### [Problem to work on]
The answer must be every record below, repeated exactly.

── Input records ──

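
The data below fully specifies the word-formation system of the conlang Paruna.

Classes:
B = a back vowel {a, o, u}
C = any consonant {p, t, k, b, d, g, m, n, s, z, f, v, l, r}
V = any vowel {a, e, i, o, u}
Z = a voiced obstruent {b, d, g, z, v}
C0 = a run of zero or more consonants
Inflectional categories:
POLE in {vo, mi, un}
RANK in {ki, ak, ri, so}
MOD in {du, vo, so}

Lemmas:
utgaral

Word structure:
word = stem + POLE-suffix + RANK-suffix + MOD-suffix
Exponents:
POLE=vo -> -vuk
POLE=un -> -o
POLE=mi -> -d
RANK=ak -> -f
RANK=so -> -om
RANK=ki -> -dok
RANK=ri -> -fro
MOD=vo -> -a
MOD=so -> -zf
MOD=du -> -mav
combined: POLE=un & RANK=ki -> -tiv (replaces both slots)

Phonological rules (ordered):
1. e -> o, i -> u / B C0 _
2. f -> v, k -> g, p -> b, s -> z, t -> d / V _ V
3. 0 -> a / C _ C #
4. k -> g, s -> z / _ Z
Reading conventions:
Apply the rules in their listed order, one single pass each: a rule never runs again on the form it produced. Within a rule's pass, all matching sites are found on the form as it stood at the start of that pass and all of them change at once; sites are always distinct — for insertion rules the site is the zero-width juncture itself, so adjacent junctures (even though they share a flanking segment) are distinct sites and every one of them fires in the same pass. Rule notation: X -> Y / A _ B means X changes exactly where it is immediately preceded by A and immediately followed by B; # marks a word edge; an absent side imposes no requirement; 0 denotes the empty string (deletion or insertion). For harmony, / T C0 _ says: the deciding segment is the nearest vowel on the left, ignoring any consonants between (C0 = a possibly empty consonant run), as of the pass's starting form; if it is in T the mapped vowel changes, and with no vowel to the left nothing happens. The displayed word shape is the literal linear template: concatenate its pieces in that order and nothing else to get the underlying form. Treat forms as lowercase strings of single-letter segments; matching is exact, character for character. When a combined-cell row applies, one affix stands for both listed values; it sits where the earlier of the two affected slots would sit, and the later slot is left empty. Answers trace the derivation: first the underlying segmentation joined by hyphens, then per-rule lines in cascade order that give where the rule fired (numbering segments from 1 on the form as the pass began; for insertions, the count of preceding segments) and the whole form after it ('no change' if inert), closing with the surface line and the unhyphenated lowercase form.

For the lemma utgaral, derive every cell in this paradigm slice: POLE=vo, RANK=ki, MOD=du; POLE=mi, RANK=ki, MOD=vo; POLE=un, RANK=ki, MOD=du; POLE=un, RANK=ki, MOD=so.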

───

### [Exercise result]
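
The data below fully specifies the word-formation system of the conlang Paruna.

Classes:
B = a back vowel {a, o, u}
C = any consonant {p, t, k, b, d, g, m, n, s, z, f, v, l, r}
V = any vowel {a, e, i, o, u}
Z = a voiced obstruent {b, d, g, z, v}
C0 = a run of zero or more consonants
Inflectional categories:
POLE in {vo, mi, un}
RANK in {ki, ak, ri, so}
MOD in {du, vo, so}

Lemmas:
utgaral

Word structure:
word = stem + POLE-suffix + RANK-suffix + MOD-suffix
Exponents:
POLE=vo -> -vuk
POLE=un -> -o
POLE=mi -> -d
RANK=ak -> -f
RANK=so -> -om
RANK=ki -> -dok
RANK=ri -> -fro
MOD=vo -> -a
MOD=so -> -zf
MOD=du -> -mav
combined: POLE=un & RANK=ki -> -tiv (replaces both slots)

Phonological rules (ordered):
1. e -> o, i -> u / B C0 _
2. f -> v, k -> g, p -> b, s -> z, t -> d / V _ V
3. 0 -> a / C _ C #
4. k -> g, s -> z / _ Z
Reading conventions:
Apply the rules in their listed order, one single pass each: a rule never runs again on the form it produced. Within a rule's pass, all matching sites are found on the form as it stood at the start of that pass and all of them change at once; sites are always distinct — for insertion rules the site is the zero-width juncture itself, so adjacent junctures (even though they share a flanking segment) are distinct sites and every one of them fires in the same pass. Rule notation: X -> Y / A _ B means X changes exactly where it is immediately preceded by A and immediately followed by B; # marks a word edge; an absent side imposes no requirement; 0 denotes the empty string (deletion or insertion). For harmony, / T C0 _ says: the deciding segment is the nearest vowel on the left, ignoring any consonants between (C0 = a possibly empty consonant run), as of the pass's starting form; if it is in T the mapped vowel changes, and with no vowel to the left nothing happens. The displayed word shape is the literal linear template: concatenate its pieces in that order and nothing else to get the underlying form. Treat forms as lowercase strings of single-letter segments; matching is exact, character for character. When a combined-cell row applies, one affix stands for both listed values; it sits where the earlier of the two affected slots would sit, and the later slot is left empty. Answers trace the derivation: first the underlying segmentation joined by hyphens, then per-rule lines in cascade order that give where the rule fired (numbering segments from 1 on the form as the pass began; for insertions, the count of preceding segments) and the whole form after it ('no change' if inert), closing with the surface line and the unhyphenated lowercase form.

For the lemma utgaral, derive every cell in this paradigm slice: POLE=vo, RANK=ki, MOD=du; POLE=mi, RANK=ki, MOD=vo; POLE=un, RANK=ki, MOD=du; POLE=un, RANK=ki, MOD=so.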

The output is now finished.